Task to complete =>
Reproduce the lines from the one holding "Magnetic dipole A (m = 0.277" to the end of the entries. Include both ends and change nothing.

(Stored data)
────
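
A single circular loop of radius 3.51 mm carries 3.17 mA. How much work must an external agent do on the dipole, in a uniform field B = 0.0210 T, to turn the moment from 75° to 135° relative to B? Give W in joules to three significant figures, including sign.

Magnetic moment m = IA = Iπa² = (0.00317)·π·(0.00351)² = 1.227×10⁻⁷ A·m².
W_ext = ΔU = −mB cosθ₂ + mB cosθ₁ = mB(cosθ₁ − cosθ₂).
W = (1.227×10⁻⁷)(0.0210)·(cos75° − cos135°) = (2.577×10⁻⁹)·(+0.9659) = 2.489×10⁻⁹ J.

W ≈ 2.49×10⁻⁹ J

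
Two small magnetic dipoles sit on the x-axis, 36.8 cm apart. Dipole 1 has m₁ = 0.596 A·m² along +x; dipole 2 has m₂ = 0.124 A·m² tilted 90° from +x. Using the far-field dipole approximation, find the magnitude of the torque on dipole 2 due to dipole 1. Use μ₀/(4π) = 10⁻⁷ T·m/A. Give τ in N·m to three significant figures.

Dipole B is on the axis of dipole A, so B₁ there is axial: B₁ = (μ₀/4π)·2m₁/r³ along +x.
B₁ = 2(10⁻⁷)(0.596)/(0.368)³ = 2.392×10⁻⁶ T.
τ = m₂ B₁ sinθ.
τ = (0.124)(2.392×10⁻⁶)·sin90° = 2.966×10⁻⁷ N·m.

τ ≈ 2.97×10⁻⁷ N·m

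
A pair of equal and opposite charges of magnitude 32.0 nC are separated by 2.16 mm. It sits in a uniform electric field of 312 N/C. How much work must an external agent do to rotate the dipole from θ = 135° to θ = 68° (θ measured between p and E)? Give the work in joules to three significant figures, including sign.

Dipole moment p = qd = (3.20×10⁻⁸ C)(0.00216 m) = 6.912×10⁻¹¹ C·m.
W_ext = ΔU = U(θ₂) − U(θ₁) = −pE cosθ₂ − (−pE cosθ₁) = pE(cosθ₁ − cosθ₂).
W = (6.912×10⁻¹¹)(312)·(cos135° − cos68°) = (2.157×10⁻⁸)·(-1.0817) = -2.333×10⁻⁸ J.

W ≈ -2.33×10⁻⁸ J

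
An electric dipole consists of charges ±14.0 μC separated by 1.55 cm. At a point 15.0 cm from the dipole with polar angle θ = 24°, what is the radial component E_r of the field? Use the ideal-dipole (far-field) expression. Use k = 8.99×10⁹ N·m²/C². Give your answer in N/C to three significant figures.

Dipole moment p = qd = (1.40×10⁻⁵ C)(0.0155 m) = 2.17×10⁻⁷ C·m.
For a dipole, E_r = (2kp cosθ)/r³.
kp/r³ = (8.99×10⁹)(2.17×10⁻⁷)/(0.150)³ = 5.780×10⁵ N/C.
E_r = 2·5.780×10⁵·cos24° = 1.056×10⁶ N/C.

E_r ≈ 1.06×10⁶ N/C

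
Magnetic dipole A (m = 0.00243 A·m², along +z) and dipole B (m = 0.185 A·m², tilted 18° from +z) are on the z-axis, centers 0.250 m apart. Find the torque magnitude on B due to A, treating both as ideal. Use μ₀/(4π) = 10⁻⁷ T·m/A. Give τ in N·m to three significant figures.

Dipole B is on the axis of dipole A, so B₁ there is axial: B₁ = (μ₀/4π)·2m₁/r³ along +z.
B₁ = 2(10⁻⁷)(0.00243)/(0.250)³ = 3.110×10⁻⁸ T.
τ = m₂ B₁ sinθ.
τ = (0.185)(3.110×10⁻⁸)·sin18° = 1.778×10⁻⁹ N·m.

τ ≈ 1.78×10⁻⁹ N·m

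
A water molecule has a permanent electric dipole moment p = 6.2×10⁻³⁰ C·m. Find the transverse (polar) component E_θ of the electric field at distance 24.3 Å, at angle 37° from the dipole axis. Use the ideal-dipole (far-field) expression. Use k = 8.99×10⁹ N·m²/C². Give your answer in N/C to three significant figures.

For a dipole, E_θ = (kp sinθ)/r³.
kp/r³ = (8.99×10⁹)(6.20×10⁻³⁰)/(2.43×10⁻⁹)³ = 3.884×10⁶ N/C.
E_θ = 3.884×10⁶·sin37° = 2.338×10⁶ N/C.

E_θ ≈ 2.34×10⁶ N/C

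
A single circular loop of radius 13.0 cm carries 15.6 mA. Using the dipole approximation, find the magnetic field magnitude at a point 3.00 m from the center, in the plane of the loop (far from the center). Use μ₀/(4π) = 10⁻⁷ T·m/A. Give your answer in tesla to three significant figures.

B ≈ 3.07×10⁻¹² T

Magnetic moment m = IA = Iπa² = (0.0156)·π·(0.130)² = 8.282×10⁻⁴ A·m².
In the equatorial plane B = (μ₀/4π)·m/r³ (half the axial value).
B = (10⁻⁷)·(8.282×10⁻⁴) / (3.00)³ = 3.067×10⁻¹² T.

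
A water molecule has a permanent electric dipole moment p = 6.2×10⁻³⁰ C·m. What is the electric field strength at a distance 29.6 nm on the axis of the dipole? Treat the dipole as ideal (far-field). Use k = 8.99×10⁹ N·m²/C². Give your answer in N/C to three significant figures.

E ≈ 4300 N/C

On the dipole axis E = 2kp/r³.
E = 2·(8.99×10⁹)(6.20×10⁻³⁰) / (2.96×10⁻⁸)³ = 4298 N/C.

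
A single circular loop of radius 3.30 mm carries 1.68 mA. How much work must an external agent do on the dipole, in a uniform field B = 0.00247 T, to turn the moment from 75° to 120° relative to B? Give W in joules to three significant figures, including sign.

Magnetic moment m = IA = Iπa² = (0.00168)·π·(0.00330)² = 5.748×10⁻⁸ A·m².
W_ext = ΔU = −mB cosθ₂ + mB cosθ₁ = mB(cosθ₁ − cosθ₂).
W = (5.748×10⁻⁸)(0.00247)·(cos75° − cos120°) = (1.420×10⁻¹⁰)·(+0.7588) = 1.077×10⁻¹⁰ J.

W ≈ 1.08×10⁻¹⁰ J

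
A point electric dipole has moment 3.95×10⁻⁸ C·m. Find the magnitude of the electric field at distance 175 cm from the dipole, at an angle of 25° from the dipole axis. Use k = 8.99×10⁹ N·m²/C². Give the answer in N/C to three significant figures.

At angle θ the dipole field magnitude is E = (kp/r³)·√(1 + 3cos²θ).
kp/r³ = (8.99×10⁹)(3.95×10⁻⁸) / (1.75)³ = 66.26 N/C.
√(1 + 3cos²25°) = √(1 + 3·0.8214) = √3.4642 ≈ 1.8612.
E ≈ 66.26 × 1.861 = 123.3 N/C.

E ≈ 123 N/C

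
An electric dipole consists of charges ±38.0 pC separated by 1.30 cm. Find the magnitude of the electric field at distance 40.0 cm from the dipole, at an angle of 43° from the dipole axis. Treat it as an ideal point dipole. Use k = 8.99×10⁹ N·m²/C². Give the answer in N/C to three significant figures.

E ≈ 0.112 N/C

Dipole moment p = qd = (3.80×10⁻¹¹ C)(0.0130 m) = 4.94×10⁻¹³ C·m.
At angle θ the dipole field magnitude is E = (kp/r³)·√(1 + 3cos²θ).
kp/r³ = (8.99×10⁹)(4.94×10⁻¹³) / (0.400)³ = 0.06939 N/C.
√(1 + 3cos²43°) = √(1 + 3·0.5349) = √2.6046 ≈ 1.6139.
E ≈ 0.06939 × 1.614 = 0.1120 N/C.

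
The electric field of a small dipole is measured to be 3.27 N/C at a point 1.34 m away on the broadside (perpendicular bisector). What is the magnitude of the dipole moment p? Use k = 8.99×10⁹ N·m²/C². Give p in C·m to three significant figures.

p ≈ 8.75×10⁻¹⁰ C·m

In the equatorial plane E = kp/r³, so p = Er³/(k).
p = (3.27)·(1.34)³ / (8.99×10⁹) = 8.752×10⁻¹⁰ C·m.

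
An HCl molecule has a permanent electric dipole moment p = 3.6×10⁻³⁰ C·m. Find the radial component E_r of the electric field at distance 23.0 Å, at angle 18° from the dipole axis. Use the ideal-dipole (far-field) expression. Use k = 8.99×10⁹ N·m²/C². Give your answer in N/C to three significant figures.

For a dipole, E_r = (2kp cosθ)/r³.
kp/r³ = (8.99×10⁹)(3.60×10⁻³⁰)/(2.30×10⁻⁹)³ = 2.660×10⁶ N/C.
E_r = 2·2.660×10⁶·cos18° = 5.060×10⁶ N/C.

E_r ≈ 5.06×10⁶ N/C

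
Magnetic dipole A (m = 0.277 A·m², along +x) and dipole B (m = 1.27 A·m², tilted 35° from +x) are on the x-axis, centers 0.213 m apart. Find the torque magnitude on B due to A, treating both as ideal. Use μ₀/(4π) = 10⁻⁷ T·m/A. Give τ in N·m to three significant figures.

τ ≈ 4.18×10⁻⁶ N·m

Dipole B is on the axis of dipole A, so B₁ there is axial: B₁ = (μ₀/4π)·2m₁/r³ along +x.
B₁ = 2(10⁻⁷)(0.277)/(0.213)³ = 5.733×10⁻⁶ T.
τ = m₂ B₁ sinθ.
τ = (1.27)(5.733×10⁻⁶)·sin35° = 4.176×10⁻⁶ N·m.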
────
Answer section =>
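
Magnetic dipole A (m = 0.277 A·m², along +x) and dipole B (m = 1.27 A·m², tilted 35° from +x) are on the x-axis, centers 0.213 m apart. Find the torque magnitude on B due to A, treating both as ideal. Use μ₀/(4π) = 10⁻⁷ T·m/A. Give τ in N·m to three significant figures.

τ ≈ 4.18×10⁻⁶ N·m

Dipole B is on the axis of dipole A, so B₁ there is axial: B₁ = (μ₀/4π)·2m₁/r³ along +x.
B₁ = 2(10⁻⁷)(0.277)/(0.213)³ = 5.733×10⁻⁶ T.
τ = m₂ B₁ sinθ.
τ = (1.27)(5.733×10⁻⁶)·sin35° = 4.176×10⁻⁶ N·m.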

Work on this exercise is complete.